§ **Your goal**
Reproduce the records below in their entirety, exactly as shown.

§ **Supplied records**
::::

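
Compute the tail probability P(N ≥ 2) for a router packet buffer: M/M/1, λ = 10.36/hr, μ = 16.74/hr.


ρ = 10.36/16.74 = 0.6189
P(N ≥ n) = ρ^n = 0.6189^2 = 0.383009

Final: 0.383009


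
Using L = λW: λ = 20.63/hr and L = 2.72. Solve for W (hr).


W = L/λ = 2.72/20.63 = 0.1318 hr

Final: 0.1318 hr


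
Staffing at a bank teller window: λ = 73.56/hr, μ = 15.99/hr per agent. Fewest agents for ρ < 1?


Stability requires cμ > λ ⇔ c > λ/μ.
λ/μ = 73.56/15.99 = 4.6004
Minimum integer c = ⌊4.6004⌋ + 1 = 5
Check: 5·15.99 = 79.95 > 73.56, while 4·15.99 = 63.96 ≤ 73.56

Final: 5 servers


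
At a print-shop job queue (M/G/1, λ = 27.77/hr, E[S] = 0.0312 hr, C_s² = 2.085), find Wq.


ρ = λ·E[S] = 27.77·0.0312 = 0.8664
E[S²] = E[S]²(1+C_s²) = 0.0312²·(1+2.085) = 0.003003
Wq = λ·E[S²]/(2(1−ρ)) = 27.77·0.003003/(2·0.1336) = 0.31216 hr

Final: 0.31216 hr


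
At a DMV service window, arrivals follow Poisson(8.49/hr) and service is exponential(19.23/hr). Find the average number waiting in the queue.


ρ = 8.49/19.23 = 0.4415
Lq = ρ²/(1−ρ) = 0.1949/0.5585 = 0.3490

Final: 0.3490


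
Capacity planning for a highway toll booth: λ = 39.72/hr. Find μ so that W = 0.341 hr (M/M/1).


W = 1/(μ−λ) ⇒ μ − λ = 1/W = 1/0.341 = 2.9326
μ = λ + 1/W = 39.72 + 2.9326 = 42.6526 per hr

Final: 42.6526 /hr


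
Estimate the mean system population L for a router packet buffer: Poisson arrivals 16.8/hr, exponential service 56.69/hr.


ρ = λ/μ = 16.8/56.69 = 0.2963
L = ρ/(1−ρ) = 0.2963/(1 − 0.2963) = 0.2963/0.7037 = 0.4212

Final: 0.4212


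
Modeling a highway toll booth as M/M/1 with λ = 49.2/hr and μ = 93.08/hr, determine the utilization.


ρ = λ/μ = 49.2/93.08 = 0.5286

Final: 0.5286


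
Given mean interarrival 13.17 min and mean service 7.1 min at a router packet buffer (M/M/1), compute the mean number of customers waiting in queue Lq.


λ = 60/13.17 = 4.5558 /hr
μ = 60/7.1 = 8.4507 /hr
ρ = λ/μ = 4.5558/8.4507 = 0.5391
Lq = ρ²/(1−ρ) = 0.2906/0.4609 = 0.6306

Final: 0.6306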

::::

§ **Worked solution**
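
Compute the tail probability P(N ≥ 2) for a router packet buffer: M/M/1, λ = 10.36/hr, μ = 16.74/hr.


ρ = 10.36/16.74 = 0.6189
P(N ≥ n) = ρ^n = 0.6189^2 = 0.383009

Final: 0.383009


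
Using L = λW: λ = 20.63/hr and L = 2.72. Solve for W (hr).


W = L/λ = 2.72/20.63 = 0.1318 hr

Final: 0.1318 hr


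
Staffing at a bank teller window: λ = 73.56/hr, μ = 15.99/hr per agent. Fewest agents for ρ < 1?


Stability requires cμ > λ ⇔ c > λ/μ.
λ/μ = 73.56/15.99 = 4.6004
Minimum integer c = ⌊4.6004⌋ + 1 = 5
Check: 5·15.99 = 79.95 > 73.56, while 4·15.99 = 63.96 ≤ 73.56

Final: 5 servers


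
At a print-shop job queue (M/G/1, λ = 27.77/hr, E[S] = 0.0312 hr, C_s² = 2.085), find Wq.


ρ = λ·E[S] = 27.77·0.0312 = 0.8664
E[S²] = E[S]²(1+C_s²) = 0.0312²·(1+2.085) = 0.003003
Wq = λ·E[S²]/(2(1−ρ)) = 27.77·0.003003/(2·0.1336) = 0.31216 hr

Final: 0.31216 hr


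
At a DMV service window, arrivals follow Poisson(8.49/hr) and service is exponential(19.23/hr). Find the average number waiting in the queue.


ρ = 8.49/19.23 = 0.4415
Lq = ρ²/(1−ρ) = 0.1949/0.5585 = 0.3490

Final: 0.3490


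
Capacity planning for a highway toll booth: λ = 39.72/hr. Find μ so that W = 0.341 hr (M/M/1).


W = 1/(μ−λ) ⇒ μ − λ = 1/W = 1/0.341 = 2.9326
μ = λ + 1/W = 39.72 + 2.9326 = 42.6526 per hr

Final: 42.6526 /hr


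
Estimate the mean system population L for a router packet buffer: Poisson arrivals 16.8/hr, exponential service 56.69/hr.


ρ = λ/μ = 16.8/56.69 = 0.2963
L = ρ/(1−ρ) = 0.2963/(1 − 0.2963) = 0.2963/0.7037 = 0.4212

Final: 0.4212


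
Modeling a highway toll booth as M/M/1 with λ = 49.2/hr and μ = 93.08/hr, determine the utilization.


ρ = λ/μ = 49.2/93.08 = 0.5286

Final: 0.5286


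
Given mean interarrival 13.17 min and mean service 7.1 min at a router packet buffer (M/M/1), compute the mean number of customers waiting in queue Lq.


λ = 60/13.17 = 4.5558 /hr
μ = 60/7.1 = 8.4507 /hr
ρ = λ/μ = 4.5558/8.4507 = 0.5391
Lq = ρ²/(1−ρ) = 0.2906/0.4609 = 0.6306

Final: 0.6306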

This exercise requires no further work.